### Exercise
Lines with "differentiated": copy each one from the listing below.

### Data section

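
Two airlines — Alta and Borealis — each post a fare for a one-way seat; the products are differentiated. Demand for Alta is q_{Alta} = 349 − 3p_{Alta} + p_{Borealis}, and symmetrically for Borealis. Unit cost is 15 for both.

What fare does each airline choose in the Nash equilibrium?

78.8

Alta's profit: π = (p_{Alta} − 15)(349 − 3p_{Alta} + p_{Borealis}).
∂π/∂p_{Alta} = 394 − 6p_{Alta} + p_{Borealis} = 0 ⇒ p_{Alta} = 197/3 + (1/6)p_{Borealis}.
Setting p_{Alta} = p_{Borealis} in the reaction function: p_{Alta} = 197/3 + (1/6)p_{Alta}, so p_{Alta} = (197/3) / (5/6) = 78.8.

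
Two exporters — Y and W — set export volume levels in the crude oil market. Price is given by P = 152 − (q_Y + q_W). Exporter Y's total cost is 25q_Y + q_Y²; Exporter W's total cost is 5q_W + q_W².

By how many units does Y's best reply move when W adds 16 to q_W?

-4

Exporter Y's profit: π = q_Y(152 − (q_Y + q_W)) − 25q_Y − q_Y².
∂π/∂q_Y = 127 − 4q_Y − q_W = 0, so q_Y = 31.75 − 0.25q_W.
The reaction-function slope is −0.25, so a 16-unit rise in q_W moves q_Y by −0.25 × 16 = −4. Y's best response falls — the actions are strategic substitutes.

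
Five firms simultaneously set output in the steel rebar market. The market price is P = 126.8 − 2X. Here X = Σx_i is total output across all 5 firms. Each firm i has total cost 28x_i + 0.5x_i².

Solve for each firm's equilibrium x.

A representative firm's profit is π_i = x_i(126.8 − 2X) − 28x_i − 0.5x_i², with X = x_i + Σ_{j≠i} x_j.
First-order condition: 98.8 − 5x_i − 2Σ_{j≠i} x_j = 0.
Imposing symmetry (x_j = x for all j) turns Σ_{j≠i} x_j into 4x, so 98.8 = 13x and x = 7.6.

7.6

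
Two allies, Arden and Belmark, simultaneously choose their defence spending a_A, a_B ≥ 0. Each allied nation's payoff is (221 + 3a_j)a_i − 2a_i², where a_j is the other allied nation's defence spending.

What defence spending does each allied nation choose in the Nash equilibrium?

221

Arden's payoff is (221 + 3a_B)a_A − 2a_A².
∂π/∂a_A = 221 + 3a_B − 4a_A = 0, so a_A = 55.25 + 0.75a_B.
Setting a_A = a_B in the reaction function: a_A = 55.25 + 0.75a_A, so a_A = 55.25 / 0.25 = 221.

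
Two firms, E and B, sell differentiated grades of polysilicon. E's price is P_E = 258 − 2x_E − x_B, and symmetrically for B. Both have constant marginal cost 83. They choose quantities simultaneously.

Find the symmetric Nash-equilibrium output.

Firm E's profit: π = x_E(258 − 2x_E − x_B) − 83x_E.
∂π/∂x_E = 175 − 4x_E − x_B = 0 ⇒ x_E = 43.75 − 0.25x_B.
By symmetry x_B = x_E; substituting into the reaction function, 1.25x_E = 43.75 and x_E = 35.

35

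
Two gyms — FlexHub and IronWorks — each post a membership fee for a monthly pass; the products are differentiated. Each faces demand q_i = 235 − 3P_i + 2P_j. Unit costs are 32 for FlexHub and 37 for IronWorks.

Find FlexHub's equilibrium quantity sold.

FlexHub's profit: π = (P_{FlexHub} − 32)(235 − 3P_{FlexHub} + 2P_{IronWorks}).
∂π/∂P_{FlexHub} = 331 − 6P_{FlexHub} + 2P_{IronWorks} = 0 ⇒ P_{FlexHub} = 331/6 + (1/3)P_{IronWorks}.
Similarly P_{IronWorks} = 173/3 + (1/3)P_{FlexHub}.
Solving the two reaction functions simultaneously: (1 − (1/3)(1/3))P_{FlexHub} = 331/6 + (1/3)·(173/3), so (8/9)P_{FlexHub} = 1339/18 and P_{FlexHub} = 83.6875.
Then P_{IronWorks} = 173/3 + (1/3)·83.6875 = 85.5625.
q_{FlexHub} = 235 − 3·83.6875 + 2·85.5625 = 155.0625.

155.0625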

### Answer below
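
Two airlines — Alta and Borealis — each post a fare for a one-way seat; the products are differentiated. Demand for Alta is q_{Alta} = 349 − 3p_{Alta} + p_{Borealis}, and symmetrically for Borealis. Unit cost is 15 for both.
Two firms, E and B, sell differentiated grades of polysilicon. E's price is P_E = 258 − 2x_E − x_B, and symmetrically for B. Both have constant marginal cost 83. They choose quantities simultaneously.
Two gyms — FlexHub and IronWorks — each post a membership fee for a monthly pass; the products are differentiated. Each faces demand q_i = 235 − 3P_i + 2P_j. Unit costs are 32 for FlexHub and 37 for IronWorks.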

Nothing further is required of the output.